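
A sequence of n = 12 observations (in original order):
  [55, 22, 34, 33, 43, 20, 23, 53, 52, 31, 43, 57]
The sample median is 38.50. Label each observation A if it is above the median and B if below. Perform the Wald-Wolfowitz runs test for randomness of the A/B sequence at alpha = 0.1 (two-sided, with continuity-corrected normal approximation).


Step 1: Compute median = 38.50; label A = above, B = below.
Labels in order: ABBBABBAABAA  (n_A = 6, n_B = 6)
Step 2: Count runs R = 7.
Step 3: Under H0 (random ordering), E[R] = 2*n_A*n_B/(n_A+n_B) + 1 = 2*6*6/12 + 1 = 7.0000.
        Var[R] = 2*n_A*n_B*(2*n_A*n_B - n_A - n_B) / ((n_A+n_B)^2 * (n_A+n_B-1)) = 4320/1584 = 2.7273.
        SD[R] = 1.6514.
Step 4: R = E[R], so z = 0 with no continuity correction.
Step 5: Two-sided p-value via normal approximation = 2*(1 - Phi(|z|)) = 1.000000.
Step 6: alpha = 0.1. fail to reject H0.

R = 7, z = 0.0000, p = 1.000000, fail to reject H0.


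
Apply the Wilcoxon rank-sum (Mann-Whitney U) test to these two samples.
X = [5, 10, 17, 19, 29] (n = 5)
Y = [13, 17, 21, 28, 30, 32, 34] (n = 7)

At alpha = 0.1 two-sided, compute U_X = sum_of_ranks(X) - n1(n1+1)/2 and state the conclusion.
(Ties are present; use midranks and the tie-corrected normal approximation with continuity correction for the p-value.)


Step 1: Combine and sort all 12 observations; assign midranks.
sorted (value, group): (5,X), (10,X), (13,Y), (17,X), (17,Y), (19,X), (21,Y), (28,Y), (29,X), (30,Y), (32,Y), (34,Y)
ranks: 5->1, 10->2, 13->3, 17->4.5, 17->4.5, 19->6, 21->7, 28->8, 29->9, 30->10, 32->11, 34->12
Step 2: Rank sum for X: R1 = 1 + 2 + 4.5 + 6 + 9 = 22.5.
Step 3: U_X = R1 - n1(n1+1)/2 = 22.5 - 5*6/2 = 22.5 - 15 = 7.5.
       U_Y = n1*n2 - U_X = 35 - 7.5 = 27.5.
Step 4: Ties are present, so use the tie-corrected normal approximation (with continuity correction) for the p-value.
Step 5: p-value = 0.122225; compare to alpha = 0.1. fail to reject H0.

U_X = 7.5, p = 0.122225, fail to reject H0 at alpha = 0.1.


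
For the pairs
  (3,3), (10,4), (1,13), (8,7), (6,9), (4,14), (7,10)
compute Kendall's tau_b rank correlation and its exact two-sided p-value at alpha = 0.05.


Step 1: Enumerate the 21 unordered pairs (i,j) with i<j and classify each by sign(x_j-x_i) * sign(y_j-y_i).
  (1,2):dx=+7,dy=+1->C; (1,3):dx=-2,dy=+10->D; (1,4):dx=+5,dy=+4->C; (1,5):dx=+3,dy=+6->C
  (1,6):dx=+1,dy=+11->C; (1,7):dx=+4,dy=+7->C; (2,3):dx=-9,dy=+9->D; (2,4):dx=-2,dy=+3->D
  (2,5):dx=-4,dy=+5->D; (2,6):dx=-6,dy=+10->D; (2,7):dx=-3,dy=+6->D; (3,4):dx=+7,dy=-6->D
  (3,5):dx=+5,dy=-4->D; (3,6):dx=+3,dy=+1->C; (3,7):dx=+6,dy=-3->D; (4,5):dx=-2,dy=+2->D
  (4,6):dx=-4,dy=+7->D; (4,7):dx=-1,dy=+3->D; (5,6):dx=-2,dy=+5->D; (5,7):dx=+1,dy=+1->C
  (6,7):dx=+3,dy=-4->D
Step 2: C = 7, D = 14, total pairs = 21.
Step 3: tau = (C - D)/(n(n-1)/2) = (7 - 14)/21 = -0.333333.
Step 4: Exact two-sided p-value (enumerate n! = 5040 permutations of y under H0): p = 0.381349.
Step 5: alpha = 0.05. fail to reject H0.

tau_b = -0.3333 (C=7, D=14), p = 0.381349, fail to reject H0.


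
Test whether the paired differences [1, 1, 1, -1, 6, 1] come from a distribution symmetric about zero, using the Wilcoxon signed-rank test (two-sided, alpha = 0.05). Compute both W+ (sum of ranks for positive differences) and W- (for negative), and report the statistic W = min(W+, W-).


Step 1: Drop any zero differences (none here) and take |d_i|.
|d| = [1, 1, 1, 1, 6, 1]
Step 2: Midrank |d_i| (ties get averaged ranks).
ranks: |1|->3, |1|->3, |1|->3, |1|->3, |6|->6, |1|->3
Step 3: Attach original signs; sum ranks with positive sign and with negative sign.
W+ = 3 + 3 + 3 + 6 + 3 = 18
W- = 3 = 3
(Check: W+ + W- = 21 should equal n(n+1)/2 = 21.)
Step 4: Test statistic W = min(W+, W-) = 3.
Step 5: Ties in |d|, so use the tie-corrected normal approximation.
        E[W] = n(n+1)/4 = 6*7/4 = 10.5.
        Tie groups: |d|=1 (t=5); sum(t^3 - t) = 120.
        Var[W] = n(n+1)(2n+1)/24 - sum(t^3-t)/48 = 546/24 - 120/48 = 20.25.
        z = (W - E[W]) / sqrt(Var[W]) = (3 - 10.5) / 4.5000 = -1.6667.
        Two-sided p = 2*Phi(z) = 0.095581.
Step 6: alpha = 0.05. fail to reject H0.

W+ = 18, W- = 3, W = min = 3, p = 0.095581, fail to reject H0.


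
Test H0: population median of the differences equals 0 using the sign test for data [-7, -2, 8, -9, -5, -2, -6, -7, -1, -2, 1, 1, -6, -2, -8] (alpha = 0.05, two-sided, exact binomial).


Step 1: Discard zero differences. Original n = 15; n_eff = number of nonzero differences = 15.
Nonzero differences (with sign): -7, -2, +8, -9, -5, -2, -6, -7, -1, -2, +1, +1, -6, -2, -8
Step 2: Count signs: positive = 3, negative = 12.
Step 3: Under H0: P(positive) = 0.5, so the number of positives S ~ Bin(15, 0.5).
Step 4: Two-sided exact p-value = sum of Bin(15,0.5) probabilities at or below the observed probability = 0.035156.
Step 5: alpha = 0.05. reject H0.

n_eff = 15, pos = 3, neg = 12, p = 0.035156, reject H0.


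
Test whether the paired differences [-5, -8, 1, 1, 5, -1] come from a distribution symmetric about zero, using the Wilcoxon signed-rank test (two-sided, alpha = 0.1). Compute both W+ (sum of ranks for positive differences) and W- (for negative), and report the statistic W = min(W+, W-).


Step 1: Drop any zero differences (none here) and take |d_i|.
|d| = [5, 8, 1, 1, 5, 1]
Step 2: Midrank |d_i| (ties get averaged ranks).
ranks: |5|->4.5, |8|->6, |1|->2, |1|->2, |5|->4.5, |1|->2
Step 3: Attach original signs; sum ranks with positive sign and with negative sign.
W+ = 2 + 2 + 4.5 = 8.5
W- = 4.5 + 6 + 2 = 12.5
(Check: W+ + W- = 21 should equal n(n+1)/2 = 21.)
Step 4: Test statistic W = min(W+, W-) = 8.5.
Step 5: Ties in |d|, so use the tie-corrected normal approximation.
        E[W] = n(n+1)/4 = 6*7/4 = 10.5.
        Tie groups: |d|=1 (t=3), |d|=5 (t=2); sum(t^3 - t) = 30.
        Var[W] = n(n+1)(2n+1)/24 - sum(t^3-t)/48 = 546/24 - 30/48 = 22.125.
        z = (W - E[W]) / sqrt(Var[W]) = (8.5 - 10.5) / 4.7037 = -0.4252.
        Two-sided p = 2*Phi(z) = 0.670694.
Step 6: alpha = 0.1. fail to reject H0.

W+ = 8.5, W- = 12.5, W = min = 8.5, p = 0.670694, fail to reject H0.


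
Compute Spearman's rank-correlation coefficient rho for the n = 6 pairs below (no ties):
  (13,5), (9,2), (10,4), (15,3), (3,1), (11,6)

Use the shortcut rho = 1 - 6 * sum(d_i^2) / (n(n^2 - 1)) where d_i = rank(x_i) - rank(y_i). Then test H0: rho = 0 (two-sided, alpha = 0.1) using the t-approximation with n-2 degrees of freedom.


Step 1: Rank x and y separately (midranks; no ties here).
rank(x): 13->5, 9->2, 10->3, 15->6, 3->1, 11->4
rank(y): 5->5, 2->2, 4->4, 3->3, 1->1, 6->6
Step 2: d_i = R_x(i) - R_y(i); compute d_i^2.
  (5-5)^2=0, (2-2)^2=0, (3-4)^2=1, (6-3)^2=9, (1-1)^2=0, (4-6)^2=4
sum(d^2) = 14.
Step 3: rho = 1 - 6*14 / (6*(6^2 - 1)) = 1 - 84/210 = 0.600000.
Step 4: Under H0, t = rho * sqrt((n-2)/(1-rho^2)) = 1.5000 ~ t(4).
Step 5: Two-sided p-value from the t-distribution with 4 df = 0.208000.
Step 6: alpha = 0.1. fail to reject H0.

rho = 0.6000, p = 0.208000, fail to reject H0 at alpha = 0.1.


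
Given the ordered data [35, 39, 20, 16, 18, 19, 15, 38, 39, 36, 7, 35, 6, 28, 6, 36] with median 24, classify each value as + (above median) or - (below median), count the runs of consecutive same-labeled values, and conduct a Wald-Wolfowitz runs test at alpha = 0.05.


Step 1: Compute median = 24; label A = above, B = below.
Labels in order: AABBBBBAAABABABA  (n_A = 8, n_B = 8)
Step 2: Count runs R = 9.
Step 3: Under H0 (random ordering), E[R] = 2*n_A*n_B/(n_A+n_B) + 1 = 2*8*8/16 + 1 = 9.0000.
        Var[R] = 2*n_A*n_B*(2*n_A*n_B - n_A - n_B) / ((n_A+n_B)^2 * (n_A+n_B-1)) = 14336/3840 = 3.7333.
        SD[R] = 1.9322.
Step 4: R = E[R], so z = 0 with no continuity correction.
Step 5: Two-sided p-value via normal approximation = 2*(1 - Phi(|z|)) = 1.000000.
Step 6: alpha = 0.05. fail to reject H0.

R = 9, z = 0.0000, p = 1.000000, fail to reject H0.


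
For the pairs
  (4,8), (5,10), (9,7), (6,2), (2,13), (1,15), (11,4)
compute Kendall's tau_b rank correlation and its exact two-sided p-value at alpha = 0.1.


Step 1: Enumerate the 21 unordered pairs (i,j) with i<j and classify each by sign(x_j-x_i) * sign(y_j-y_i).
  (1,2):dx=+1,dy=+2->C; (1,3):dx=+5,dy=-1->D; (1,4):dx=+2,dy=-6->D; (1,5):dx=-2,dy=+5->D
  (1,6):dx=-3,dy=+7->D; (1,7):dx=+7,dy=-4->D; (2,3):dx=+4,dy=-3->D; (2,4):dx=+1,dy=-8->D
  (2,5):dx=-3,dy=+3->D; (2,6):dx=-4,dy=+5->D; (2,7):dx=+6,dy=-6->D; (3,4):dx=-3,dy=-5->C
  (3,5):dx=-7,dy=+6->D; (3,6):dx=-8,dy=+8->D; (3,7):dx=+2,dy=-3->D; (4,5):dx=-4,dy=+11->D
  (4,6):dx=-5,dy=+13->D; (4,7):dx=+5,dy=+2->C; (5,6):dx=-1,dy=+2->D; (5,7):dx=+9,dy=-9->D
  (6,7):dx=+10,dy=-11->D
Step 2: C = 3, D = 18, total pairs = 21.
Step 3: tau = (C - D)/(n(n-1)/2) = (3 - 18)/21 = -0.714286.
Step 4: Exact two-sided p-value (enumerate n! = 5040 permutations of y under H0): p = 0.030159.
Step 5: alpha = 0.1. reject H0.

tau_b = -0.7143 (C=3, D=18), p = 0.030159, reject H0.


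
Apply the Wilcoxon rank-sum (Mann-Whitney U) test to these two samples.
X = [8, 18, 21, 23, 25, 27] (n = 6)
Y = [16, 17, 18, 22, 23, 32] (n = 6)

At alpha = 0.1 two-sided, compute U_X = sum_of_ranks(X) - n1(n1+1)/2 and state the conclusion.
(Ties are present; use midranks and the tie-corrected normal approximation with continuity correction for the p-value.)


Step 1: Combine and sort all 12 observations; assign midranks.
sorted (value, group): (8,X), (16,Y), (17,Y), (18,X), (18,Y), (21,X), (22,Y), (23,X), (23,Y), (25,X), (27,X), (32,Y)
ranks: 8->1, 16->2, 17->3, 18->4.5, 18->4.5, 21->6, 22->7, 23->8.5, 23->8.5, 25->10, 27->11, 32->12
Step 2: Rank sum for X: R1 = 1 + 4.5 + 6 + 8.5 + 10 + 11 = 41.
Step 3: U_X = R1 - n1(n1+1)/2 = 41 - 6*7/2 = 41 - 21 = 20.
       U_Y = n1*n2 - U_X = 36 - 20 = 16.
Step 4: Ties are present, so use the tie-corrected normal approximation (with continuity correction) for the p-value.
Step 5: p-value = 0.809527; compare to alpha = 0.1. fail to reject H0.

U_X = 20, p = 0.809527, fail to reject H0 at alpha = 0.1.


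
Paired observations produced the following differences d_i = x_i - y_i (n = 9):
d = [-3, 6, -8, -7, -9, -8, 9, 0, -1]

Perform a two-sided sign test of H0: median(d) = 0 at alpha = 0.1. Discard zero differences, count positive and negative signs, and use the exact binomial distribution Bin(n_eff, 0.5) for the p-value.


Step 1: Discard zero differences. Original n = 9; n_eff = number of nonzero differences = 8.
Nonzero differences (with sign): -3, +6, -8, -7, -9, -8, +9, -1
Step 2: Count signs: positive = 2, negative = 6.
Step 3: Under H0: P(positive) = 0.5, so the number of positives S ~ Bin(8, 0.5).
Step 4: Two-sided exact p-value = sum of Bin(8,0.5) probabilities at or below the observed probability = 0.289062.
Step 5: alpha = 0.1. fail to reject H0.

n_eff = 8, pos = 2, neg = 6, p = 0.289062, fail to reject H0.


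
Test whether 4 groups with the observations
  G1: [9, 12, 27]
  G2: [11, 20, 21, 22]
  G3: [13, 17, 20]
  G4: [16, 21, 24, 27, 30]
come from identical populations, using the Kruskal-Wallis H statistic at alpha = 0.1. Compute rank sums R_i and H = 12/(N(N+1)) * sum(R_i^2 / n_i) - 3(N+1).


Step 1: Combine all N = 15 observations and assign midranks.
sorted (value, group, rank): (9,G1,1), (11,G2,2), (12,G1,3), (13,G3,4), (16,G4,5), (17,G3,6), (20,G2,7.5), (20,G3,7.5), (21,G2,9.5), (21,G4,9.5), (22,G2,11), (24,G4,12), (27,G1,13.5), (27,G4,13.5), (30,G4,15)
Step 2: Sum ranks within each group.
R_1 = 17.5 (n_1 = 3)
R_2 = 30 (n_2 = 4)
R_3 = 17.5 (n_3 = 3)
R_4 = 55 (n_4 = 5)
Step 3: H = 12/(N(N+1)) * sum(R_i^2/n_i) - 3(N+1)
     = 12/(15*16) * (17.5^2/3 + 30^2/4 + 17.5^2/3 + 55^2/5) - 3*16
     = 0.050000 * 1034.17 - 48
     = 3.708333.
Step 4: Ties present; correction factor C = 1 - 18/(15^3 - 15) = 0.994643. Corrected H = 3.708333 / 0.994643 = 3.728306.
Step 5: Under H0, H ~ chi^2(3); p-value = 0.292336.
Step 6: alpha = 0.1. fail to reject H0.

H = 3.7283, df = 3, p = 0.292336, fail to reject H0.


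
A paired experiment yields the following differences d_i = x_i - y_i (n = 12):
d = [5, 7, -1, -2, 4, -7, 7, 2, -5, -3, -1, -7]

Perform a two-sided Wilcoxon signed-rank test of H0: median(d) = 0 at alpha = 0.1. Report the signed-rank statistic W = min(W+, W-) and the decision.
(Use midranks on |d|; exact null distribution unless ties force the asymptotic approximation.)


Step 1: Drop any zero differences (none here) and take |d_i|.
|d| = [5, 7, 1, 2, 4, 7, 7, 2, 5, 3, 1, 7]
Step 2: Midrank |d_i| (ties get averaged ranks).
ranks: |5|->7.5, |7|->10.5, |1|->1.5, |2|->3.5, |4|->6, |7|->10.5, |7|->10.5, |2|->3.5, |5|->7.5, |3|->5, |1|->1.5, |7|->10.5
Step 3: Attach original signs; sum ranks with positive sign and with negative sign.
W+ = 7.5 + 10.5 + 6 + 10.5 + 3.5 = 38
W- = 1.5 + 3.5 + 10.5 + 7.5 + 5 + 1.5 + 10.5 = 40
(Check: W+ + W- = 78 should equal n(n+1)/2 = 78.)
Step 4: Test statistic W = min(W+, W-) = 38.
Step 5: Ties in |d|, so use the tie-corrected normal approximation.
        E[W] = n(n+1)/4 = 12*13/4 = 39.
        Tie groups: |d|=1 (t=2), |d|=2 (t=2), |d|=5 (t=2), |d|=7 (t=4); sum(t^3 - t) = 78.
        Var[W] = n(n+1)(2n+1)/24 - sum(t^3-t)/48 = 3900/24 - 78/48 = 160.875.
        z = (W - E[W]) / sqrt(Var[W]) = (38 - 39) / 12.6837 = -0.0788.
        Two-sided p = 2*Phi(z) = 0.937159.
Step 6: alpha = 0.1. fail to reject H0.

W+ = 38, W- = 40, W = min = 38, p = 0.937159, fail to reject H0.


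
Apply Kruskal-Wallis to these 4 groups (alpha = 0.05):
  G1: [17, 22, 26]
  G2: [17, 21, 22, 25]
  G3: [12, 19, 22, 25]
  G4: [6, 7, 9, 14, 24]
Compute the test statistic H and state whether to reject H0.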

* [YOUR OBJECTIVE] The lines above, from the start of the records through the one containing "X = [5, 10, 17, 19, 29] (n = 5)", are to be printed exactly, and nothing else is to be included.

* [SOLVED EXERCISE]
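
A sequence of n = 12 observations (in original order):
  [55, 22, 34, 33, 43, 20, 23, 53, 52, 31, 43, 57]
The sample median is 38.50. Label each observation A if it is above the median and B if below. Perform the Wald-Wolfowitz runs test for randomness of the A/B sequence at alpha = 0.1 (two-sided, with continuity-corrected normal approximation).


Step 1: Compute median = 38.50; label A = above, B = below.
Labels in order: ABBBABBAABAA  (n_A = 6, n_B = 6)
Step 2: Count runs R = 7.
Step 3: Under H0 (random ordering), E[R] = 2*n_A*n_B/(n_A+n_B) + 1 = 2*6*6/12 + 1 = 7.0000.
        Var[R] = 2*n_A*n_B*(2*n_A*n_B - n_A - n_B) / ((n_A+n_B)^2 * (n_A+n_B-1)) = 4320/1584 = 2.7273.
        SD[R] = 1.6514.
Step 4: R = E[R], so z = 0 with no continuity correction.
Step 5: Two-sided p-value via normal approximation = 2*(1 - Phi(|z|)) = 1.000000.
Step 6: alpha = 0.1. fail to reject H0.

R = 7, z = 0.0000, p = 1.000000, fail to reject H0.


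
Apply the Wilcoxon rank-sum (Mann-Whitney U) test to these two samples.
X = [5, 10, 17, 19, 29] (n = 5)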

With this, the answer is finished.